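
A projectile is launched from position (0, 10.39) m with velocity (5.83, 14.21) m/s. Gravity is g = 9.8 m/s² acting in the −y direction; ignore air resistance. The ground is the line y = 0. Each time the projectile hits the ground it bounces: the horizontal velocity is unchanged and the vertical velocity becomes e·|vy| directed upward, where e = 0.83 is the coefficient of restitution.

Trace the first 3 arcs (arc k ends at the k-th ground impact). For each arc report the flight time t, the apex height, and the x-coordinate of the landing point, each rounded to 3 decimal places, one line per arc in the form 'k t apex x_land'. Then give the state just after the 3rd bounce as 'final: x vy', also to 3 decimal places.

1 3.505 20.692 20.434
2 3.411 14.255 40.322
3 2.831 9.820 56.828
final: 56.828 11.515

Arc 1: start y=10.390, vy=14.210 → t=3.505, apex=20.692, x_land=20.434, impact vy=-20.139
  bounce: vy ← 0.83·20.139 = 16.715
Arc 2: start y=0.000, vy=16.715 → t=3.411, apex=14.255, x_land=40.322, impact vy=-16.715
  bounce: vy ← 0.83·16.715 = 13.874
Arc 3: start y=0.000, vy=13.874 → t=2.831, apex=9.820, x_land=56.828, impact vy=-13.874
  bounce: vy ← 0.83·13.874 = 11.515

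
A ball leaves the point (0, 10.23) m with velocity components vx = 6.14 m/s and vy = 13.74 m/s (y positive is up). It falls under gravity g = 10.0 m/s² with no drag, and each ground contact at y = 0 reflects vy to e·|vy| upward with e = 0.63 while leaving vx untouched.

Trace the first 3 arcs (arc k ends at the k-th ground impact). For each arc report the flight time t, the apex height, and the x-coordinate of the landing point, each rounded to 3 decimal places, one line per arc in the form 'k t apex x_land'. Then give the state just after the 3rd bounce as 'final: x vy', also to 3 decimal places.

1 3.357 19.669 20.614
2 2.499 7.807 35.959
3 1.574 3.099 45.626
final: 45.626 4.959

Arc 1: start y=10.230, vy=13.740 → t=3.357, apex=19.669, x_land=20.614, impact vy=-19.834
  bounce: vy ← 0.63·19.834 = 12.495
Arc 2: start y=0.000, vy=12.495 → t=2.499, apex=7.807, x_land=35.959, impact vy=-12.495
  bounce: vy ← 0.63·12.495 = 7.872
Arc 3: start y=0.000, vy=7.872 → t=1.574, apex=3.099, x_land=45.626, impact vy=-7.872
  bounce: vy ← 0.63·7.872 = 4.959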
+ + + + +
What to do: How many lines of the records contain the string "upward"? Respond with the number alone.

Exercise output: 2